START Dataset records

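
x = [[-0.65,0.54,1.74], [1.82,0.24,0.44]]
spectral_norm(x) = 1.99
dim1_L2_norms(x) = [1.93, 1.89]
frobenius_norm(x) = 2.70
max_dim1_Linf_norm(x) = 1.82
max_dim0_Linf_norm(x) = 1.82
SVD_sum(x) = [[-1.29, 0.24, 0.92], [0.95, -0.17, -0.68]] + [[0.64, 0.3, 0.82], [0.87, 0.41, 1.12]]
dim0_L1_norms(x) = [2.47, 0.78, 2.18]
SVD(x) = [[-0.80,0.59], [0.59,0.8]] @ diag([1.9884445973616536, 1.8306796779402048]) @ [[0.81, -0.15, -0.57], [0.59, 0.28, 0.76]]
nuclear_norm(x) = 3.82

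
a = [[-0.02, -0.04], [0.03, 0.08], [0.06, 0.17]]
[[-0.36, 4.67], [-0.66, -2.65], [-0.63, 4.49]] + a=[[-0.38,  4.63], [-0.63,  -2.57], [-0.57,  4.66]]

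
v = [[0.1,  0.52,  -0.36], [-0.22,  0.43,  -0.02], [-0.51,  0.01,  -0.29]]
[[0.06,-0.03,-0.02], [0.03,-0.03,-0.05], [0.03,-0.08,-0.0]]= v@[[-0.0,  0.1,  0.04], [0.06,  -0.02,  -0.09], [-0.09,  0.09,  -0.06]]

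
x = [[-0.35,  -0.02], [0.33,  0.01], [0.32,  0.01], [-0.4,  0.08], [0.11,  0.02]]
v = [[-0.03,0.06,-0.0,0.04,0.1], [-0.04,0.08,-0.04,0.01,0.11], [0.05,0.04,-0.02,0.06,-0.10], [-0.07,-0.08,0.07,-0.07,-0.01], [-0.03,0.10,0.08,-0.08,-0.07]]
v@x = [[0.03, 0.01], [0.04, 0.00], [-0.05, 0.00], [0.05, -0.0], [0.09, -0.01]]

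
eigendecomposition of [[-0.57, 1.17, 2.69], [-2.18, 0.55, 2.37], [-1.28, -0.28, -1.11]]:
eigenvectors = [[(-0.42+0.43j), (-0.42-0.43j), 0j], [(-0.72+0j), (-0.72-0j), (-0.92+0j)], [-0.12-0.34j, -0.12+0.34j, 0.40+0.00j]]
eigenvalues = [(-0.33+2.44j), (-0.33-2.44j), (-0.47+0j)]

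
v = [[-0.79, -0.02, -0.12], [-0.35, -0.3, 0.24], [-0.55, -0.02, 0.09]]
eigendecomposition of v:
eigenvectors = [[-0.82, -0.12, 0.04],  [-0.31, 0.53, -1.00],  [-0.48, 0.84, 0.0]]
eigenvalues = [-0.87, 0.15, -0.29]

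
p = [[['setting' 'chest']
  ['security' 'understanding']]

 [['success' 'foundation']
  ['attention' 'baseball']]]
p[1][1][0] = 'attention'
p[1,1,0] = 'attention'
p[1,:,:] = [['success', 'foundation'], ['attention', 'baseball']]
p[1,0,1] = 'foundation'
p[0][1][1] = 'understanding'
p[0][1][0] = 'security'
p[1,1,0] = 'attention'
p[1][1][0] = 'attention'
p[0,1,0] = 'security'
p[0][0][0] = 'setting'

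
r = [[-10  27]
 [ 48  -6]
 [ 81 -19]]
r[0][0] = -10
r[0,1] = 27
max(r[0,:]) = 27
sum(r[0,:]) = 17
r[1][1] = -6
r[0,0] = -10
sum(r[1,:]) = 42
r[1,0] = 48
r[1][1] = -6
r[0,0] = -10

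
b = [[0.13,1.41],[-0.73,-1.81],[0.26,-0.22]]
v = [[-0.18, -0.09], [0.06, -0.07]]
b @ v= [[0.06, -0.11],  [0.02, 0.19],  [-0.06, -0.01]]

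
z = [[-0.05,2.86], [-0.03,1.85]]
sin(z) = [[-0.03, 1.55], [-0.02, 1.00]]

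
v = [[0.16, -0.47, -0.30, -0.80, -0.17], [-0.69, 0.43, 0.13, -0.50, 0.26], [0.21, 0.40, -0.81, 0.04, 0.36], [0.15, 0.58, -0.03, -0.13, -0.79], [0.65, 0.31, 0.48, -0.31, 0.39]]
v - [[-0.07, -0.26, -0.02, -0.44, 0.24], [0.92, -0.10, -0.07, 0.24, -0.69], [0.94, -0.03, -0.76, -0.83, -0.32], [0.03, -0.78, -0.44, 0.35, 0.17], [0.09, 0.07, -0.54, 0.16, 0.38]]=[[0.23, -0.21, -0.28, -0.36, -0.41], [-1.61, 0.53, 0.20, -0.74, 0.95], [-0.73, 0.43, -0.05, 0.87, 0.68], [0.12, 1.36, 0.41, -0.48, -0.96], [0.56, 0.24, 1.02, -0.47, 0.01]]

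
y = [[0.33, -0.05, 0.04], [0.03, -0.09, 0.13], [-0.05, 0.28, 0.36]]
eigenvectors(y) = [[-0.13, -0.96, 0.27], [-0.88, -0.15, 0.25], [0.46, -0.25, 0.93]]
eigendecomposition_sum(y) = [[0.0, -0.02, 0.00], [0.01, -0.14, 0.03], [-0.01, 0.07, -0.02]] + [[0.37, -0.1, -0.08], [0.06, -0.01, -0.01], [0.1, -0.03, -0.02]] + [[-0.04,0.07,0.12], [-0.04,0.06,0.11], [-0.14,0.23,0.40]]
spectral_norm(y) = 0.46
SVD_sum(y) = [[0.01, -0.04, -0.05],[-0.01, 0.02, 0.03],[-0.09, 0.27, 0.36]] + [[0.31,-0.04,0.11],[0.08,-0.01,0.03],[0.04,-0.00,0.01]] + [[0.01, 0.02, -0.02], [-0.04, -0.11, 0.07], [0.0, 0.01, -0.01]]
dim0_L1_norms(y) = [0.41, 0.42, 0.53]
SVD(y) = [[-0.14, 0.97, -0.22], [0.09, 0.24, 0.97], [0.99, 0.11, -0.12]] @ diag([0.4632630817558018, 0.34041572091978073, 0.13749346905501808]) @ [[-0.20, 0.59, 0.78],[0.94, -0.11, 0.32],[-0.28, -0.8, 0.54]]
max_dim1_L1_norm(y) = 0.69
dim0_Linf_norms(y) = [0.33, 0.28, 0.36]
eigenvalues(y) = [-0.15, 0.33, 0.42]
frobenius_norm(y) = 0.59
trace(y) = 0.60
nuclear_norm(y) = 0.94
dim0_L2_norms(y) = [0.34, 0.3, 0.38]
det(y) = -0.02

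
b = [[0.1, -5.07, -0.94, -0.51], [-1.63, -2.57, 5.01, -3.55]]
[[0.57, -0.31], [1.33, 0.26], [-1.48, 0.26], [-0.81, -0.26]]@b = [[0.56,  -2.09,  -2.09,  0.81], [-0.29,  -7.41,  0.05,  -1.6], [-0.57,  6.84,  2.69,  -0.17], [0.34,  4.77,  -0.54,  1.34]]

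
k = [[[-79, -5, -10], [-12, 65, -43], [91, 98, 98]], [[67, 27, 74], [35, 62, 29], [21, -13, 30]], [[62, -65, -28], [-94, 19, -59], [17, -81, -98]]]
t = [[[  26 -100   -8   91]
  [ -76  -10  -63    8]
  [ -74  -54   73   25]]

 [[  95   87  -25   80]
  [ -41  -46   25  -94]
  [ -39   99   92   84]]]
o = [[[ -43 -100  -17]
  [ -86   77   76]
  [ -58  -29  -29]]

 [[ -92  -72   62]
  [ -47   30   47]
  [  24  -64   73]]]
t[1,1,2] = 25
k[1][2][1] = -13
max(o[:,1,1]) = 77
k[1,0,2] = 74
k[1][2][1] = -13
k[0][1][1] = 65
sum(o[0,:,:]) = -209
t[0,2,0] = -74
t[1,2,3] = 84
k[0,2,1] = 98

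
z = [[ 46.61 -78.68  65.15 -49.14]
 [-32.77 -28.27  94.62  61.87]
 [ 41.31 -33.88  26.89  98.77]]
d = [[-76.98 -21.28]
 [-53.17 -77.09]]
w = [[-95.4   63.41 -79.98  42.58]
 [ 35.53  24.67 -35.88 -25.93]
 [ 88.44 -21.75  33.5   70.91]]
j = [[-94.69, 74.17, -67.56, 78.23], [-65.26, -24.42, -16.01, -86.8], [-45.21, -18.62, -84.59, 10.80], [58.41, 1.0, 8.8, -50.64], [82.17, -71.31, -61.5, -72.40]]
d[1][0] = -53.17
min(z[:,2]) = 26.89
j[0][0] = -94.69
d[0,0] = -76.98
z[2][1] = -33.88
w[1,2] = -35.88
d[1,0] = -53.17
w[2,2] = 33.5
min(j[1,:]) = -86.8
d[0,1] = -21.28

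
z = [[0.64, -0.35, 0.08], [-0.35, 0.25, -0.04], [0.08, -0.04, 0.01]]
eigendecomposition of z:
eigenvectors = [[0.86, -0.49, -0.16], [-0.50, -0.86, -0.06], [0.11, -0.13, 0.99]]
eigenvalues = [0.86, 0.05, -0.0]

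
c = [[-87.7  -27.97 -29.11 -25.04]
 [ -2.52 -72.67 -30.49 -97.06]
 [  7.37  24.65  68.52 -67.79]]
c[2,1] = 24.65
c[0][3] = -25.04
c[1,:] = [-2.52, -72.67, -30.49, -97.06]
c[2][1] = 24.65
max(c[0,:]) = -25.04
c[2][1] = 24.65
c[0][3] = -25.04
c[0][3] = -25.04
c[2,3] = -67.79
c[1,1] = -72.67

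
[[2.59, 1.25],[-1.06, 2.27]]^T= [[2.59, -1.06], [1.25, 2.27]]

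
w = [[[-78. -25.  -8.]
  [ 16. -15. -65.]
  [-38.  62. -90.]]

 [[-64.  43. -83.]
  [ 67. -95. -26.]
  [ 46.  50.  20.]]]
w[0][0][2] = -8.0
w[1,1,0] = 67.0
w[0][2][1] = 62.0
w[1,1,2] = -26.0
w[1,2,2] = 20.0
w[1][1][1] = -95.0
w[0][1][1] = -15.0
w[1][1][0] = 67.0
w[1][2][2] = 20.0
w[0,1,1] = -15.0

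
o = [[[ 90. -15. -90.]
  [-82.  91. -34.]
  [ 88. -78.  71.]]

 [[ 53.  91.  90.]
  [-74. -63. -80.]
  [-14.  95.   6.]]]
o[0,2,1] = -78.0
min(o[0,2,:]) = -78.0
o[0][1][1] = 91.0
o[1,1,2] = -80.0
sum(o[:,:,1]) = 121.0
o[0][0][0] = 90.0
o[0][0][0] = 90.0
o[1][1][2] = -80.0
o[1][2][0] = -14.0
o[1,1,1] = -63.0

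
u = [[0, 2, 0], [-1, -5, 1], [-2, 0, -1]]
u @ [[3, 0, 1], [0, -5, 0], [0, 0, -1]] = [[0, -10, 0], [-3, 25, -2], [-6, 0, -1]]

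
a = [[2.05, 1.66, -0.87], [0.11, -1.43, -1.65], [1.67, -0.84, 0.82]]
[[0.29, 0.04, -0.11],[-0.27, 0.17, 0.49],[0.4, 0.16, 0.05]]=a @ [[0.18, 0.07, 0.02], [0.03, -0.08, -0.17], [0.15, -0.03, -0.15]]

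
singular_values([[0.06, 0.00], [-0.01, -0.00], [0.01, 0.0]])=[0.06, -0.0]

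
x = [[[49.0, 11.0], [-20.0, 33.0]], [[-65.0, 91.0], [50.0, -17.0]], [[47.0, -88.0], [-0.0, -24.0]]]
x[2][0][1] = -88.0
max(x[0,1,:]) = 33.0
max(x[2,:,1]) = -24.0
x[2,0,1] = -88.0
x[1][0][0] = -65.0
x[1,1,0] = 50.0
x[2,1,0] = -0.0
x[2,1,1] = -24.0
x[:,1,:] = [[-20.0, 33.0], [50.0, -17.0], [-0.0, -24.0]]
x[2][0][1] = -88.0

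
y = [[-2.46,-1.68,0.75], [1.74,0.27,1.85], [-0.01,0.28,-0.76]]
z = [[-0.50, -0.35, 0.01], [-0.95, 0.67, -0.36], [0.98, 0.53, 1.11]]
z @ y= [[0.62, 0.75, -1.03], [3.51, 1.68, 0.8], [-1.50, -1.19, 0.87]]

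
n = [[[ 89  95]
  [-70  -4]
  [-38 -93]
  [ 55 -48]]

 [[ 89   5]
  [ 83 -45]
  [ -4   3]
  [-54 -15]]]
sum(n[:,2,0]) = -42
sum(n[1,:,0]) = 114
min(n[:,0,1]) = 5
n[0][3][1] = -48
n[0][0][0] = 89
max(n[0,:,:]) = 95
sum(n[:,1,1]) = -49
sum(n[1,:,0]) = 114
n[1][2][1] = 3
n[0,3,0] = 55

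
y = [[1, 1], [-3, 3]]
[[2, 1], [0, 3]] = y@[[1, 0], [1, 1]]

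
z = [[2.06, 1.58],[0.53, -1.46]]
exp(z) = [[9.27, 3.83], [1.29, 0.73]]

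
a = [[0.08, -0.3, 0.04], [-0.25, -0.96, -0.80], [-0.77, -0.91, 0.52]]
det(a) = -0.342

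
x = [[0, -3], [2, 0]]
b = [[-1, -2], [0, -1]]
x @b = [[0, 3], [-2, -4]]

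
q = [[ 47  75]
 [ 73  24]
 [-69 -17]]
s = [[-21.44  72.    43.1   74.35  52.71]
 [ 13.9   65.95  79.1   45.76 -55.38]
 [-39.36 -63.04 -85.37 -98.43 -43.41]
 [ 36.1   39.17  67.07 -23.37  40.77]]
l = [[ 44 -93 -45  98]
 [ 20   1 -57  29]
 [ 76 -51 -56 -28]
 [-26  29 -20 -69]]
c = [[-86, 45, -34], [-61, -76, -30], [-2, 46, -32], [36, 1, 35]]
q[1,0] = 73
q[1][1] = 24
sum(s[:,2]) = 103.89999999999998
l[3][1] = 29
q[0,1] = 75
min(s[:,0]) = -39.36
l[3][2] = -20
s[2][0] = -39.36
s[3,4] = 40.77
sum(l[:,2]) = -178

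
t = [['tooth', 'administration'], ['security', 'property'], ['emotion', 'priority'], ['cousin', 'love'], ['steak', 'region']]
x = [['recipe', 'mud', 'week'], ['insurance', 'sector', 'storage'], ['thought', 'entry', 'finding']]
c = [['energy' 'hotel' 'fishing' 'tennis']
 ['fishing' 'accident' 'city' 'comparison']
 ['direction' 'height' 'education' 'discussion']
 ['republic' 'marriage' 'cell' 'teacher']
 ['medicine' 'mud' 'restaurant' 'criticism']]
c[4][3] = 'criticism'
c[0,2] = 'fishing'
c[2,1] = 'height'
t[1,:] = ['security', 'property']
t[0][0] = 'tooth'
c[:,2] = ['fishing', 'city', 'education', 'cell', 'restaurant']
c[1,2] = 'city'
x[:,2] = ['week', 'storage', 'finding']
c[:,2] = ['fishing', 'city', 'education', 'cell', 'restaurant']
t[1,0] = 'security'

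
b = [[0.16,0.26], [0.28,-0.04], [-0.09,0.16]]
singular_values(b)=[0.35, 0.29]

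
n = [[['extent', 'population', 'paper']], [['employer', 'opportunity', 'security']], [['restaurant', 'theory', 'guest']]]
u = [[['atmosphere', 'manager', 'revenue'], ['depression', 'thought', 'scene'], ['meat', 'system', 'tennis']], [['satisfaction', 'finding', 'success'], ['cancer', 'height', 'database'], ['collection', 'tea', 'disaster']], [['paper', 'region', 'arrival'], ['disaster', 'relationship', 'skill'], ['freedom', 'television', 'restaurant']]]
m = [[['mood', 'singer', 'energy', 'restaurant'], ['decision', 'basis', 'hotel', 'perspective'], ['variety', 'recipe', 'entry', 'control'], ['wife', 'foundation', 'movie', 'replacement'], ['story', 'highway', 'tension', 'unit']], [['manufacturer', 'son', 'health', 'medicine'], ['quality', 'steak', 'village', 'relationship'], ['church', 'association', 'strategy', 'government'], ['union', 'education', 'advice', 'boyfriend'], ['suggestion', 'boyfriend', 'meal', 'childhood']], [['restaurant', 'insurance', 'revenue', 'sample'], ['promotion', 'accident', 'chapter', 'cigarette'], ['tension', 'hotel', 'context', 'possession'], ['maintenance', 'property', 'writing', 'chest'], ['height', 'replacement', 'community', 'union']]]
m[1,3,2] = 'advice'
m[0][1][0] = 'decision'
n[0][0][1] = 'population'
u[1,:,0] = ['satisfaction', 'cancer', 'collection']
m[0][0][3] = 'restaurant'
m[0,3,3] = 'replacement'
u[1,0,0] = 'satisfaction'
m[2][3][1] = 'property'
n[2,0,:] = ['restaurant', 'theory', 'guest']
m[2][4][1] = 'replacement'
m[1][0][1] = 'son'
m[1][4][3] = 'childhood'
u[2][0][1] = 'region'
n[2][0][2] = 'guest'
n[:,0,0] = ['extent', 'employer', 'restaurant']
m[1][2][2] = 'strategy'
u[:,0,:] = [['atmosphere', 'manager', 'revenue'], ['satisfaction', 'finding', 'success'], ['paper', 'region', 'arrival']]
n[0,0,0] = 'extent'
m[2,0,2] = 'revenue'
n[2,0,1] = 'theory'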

END Dataset records

◆ Task description
Begin with the first line of the data above and, please, print each line exactly until you have printed the line containing "['security' 'understanding']]"; print nothing else.

◆ Expected answer
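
x = [[-0.65,0.54,1.74], [1.82,0.24,0.44]]
spectral_norm(x) = 1.99
dim1_L2_norms(x) = [1.93, 1.89]
frobenius_norm(x) = 2.70
max_dim1_Linf_norm(x) = 1.82
max_dim0_Linf_norm(x) = 1.82
SVD_sum(x) = [[-1.29, 0.24, 0.92], [0.95, -0.17, -0.68]] + [[0.64, 0.3, 0.82], [0.87, 0.41, 1.12]]
dim0_L1_norms(x) = [2.47, 0.78, 2.18]
SVD(x) = [[-0.80,0.59], [0.59,0.8]] @ diag([1.9884445973616536, 1.8306796779402048]) @ [[0.81, -0.15, -0.57], [0.59, 0.28, 0.76]]
nuclear_norm(x) = 3.82

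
a = [[-0.02, -0.04], [0.03, 0.08], [0.06, 0.17]]
[[-0.36, 4.67], [-0.66, -2.65], [-0.63, 4.49]] + a=[[-0.38,  4.63], [-0.63,  -2.57], [-0.57,  4.66]]

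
v = [[0.1,  0.52,  -0.36], [-0.22,  0.43,  -0.02], [-0.51,  0.01,  -0.29]]
[[0.06,-0.03,-0.02], [0.03,-0.03,-0.05], [0.03,-0.08,-0.0]]= v@[[-0.0,  0.1,  0.04], [0.06,  -0.02,  -0.09], [-0.09,  0.09,  -0.06]]

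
x = [[-0.35,  -0.02], [0.33,  0.01], [0.32,  0.01], [-0.4,  0.08], [0.11,  0.02]]
v = [[-0.03,0.06,-0.0,0.04,0.1], [-0.04,0.08,-0.04,0.01,0.11], [0.05,0.04,-0.02,0.06,-0.10], [-0.07,-0.08,0.07,-0.07,-0.01], [-0.03,0.10,0.08,-0.08,-0.07]]
v@x = [[0.03, 0.01], [0.04, 0.00], [-0.05, 0.00], [0.05, -0.0], [0.09, -0.01]]

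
eigendecomposition of [[-0.57, 1.17, 2.69], [-2.18, 0.55, 2.37], [-1.28, -0.28, -1.11]]:
eigenvectors = [[(-0.42+0.43j), (-0.42-0.43j), 0j], [(-0.72+0j), (-0.72-0j), (-0.92+0j)], [-0.12-0.34j, -0.12+0.34j, 0.40+0.00j]]
eigenvalues = [(-0.33+2.44j), (-0.33-2.44j), (-0.47+0j)]

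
v = [[-0.79, -0.02, -0.12], [-0.35, -0.3, 0.24], [-0.55, -0.02, 0.09]]
eigendecomposition of v:
eigenvectors = [[-0.82, -0.12, 0.04],  [-0.31, 0.53, -1.00],  [-0.48, 0.84, 0.0]]
eigenvalues = [-0.87, 0.15, -0.29]

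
p = [[['setting' 'chest']
  ['security' 'understanding']]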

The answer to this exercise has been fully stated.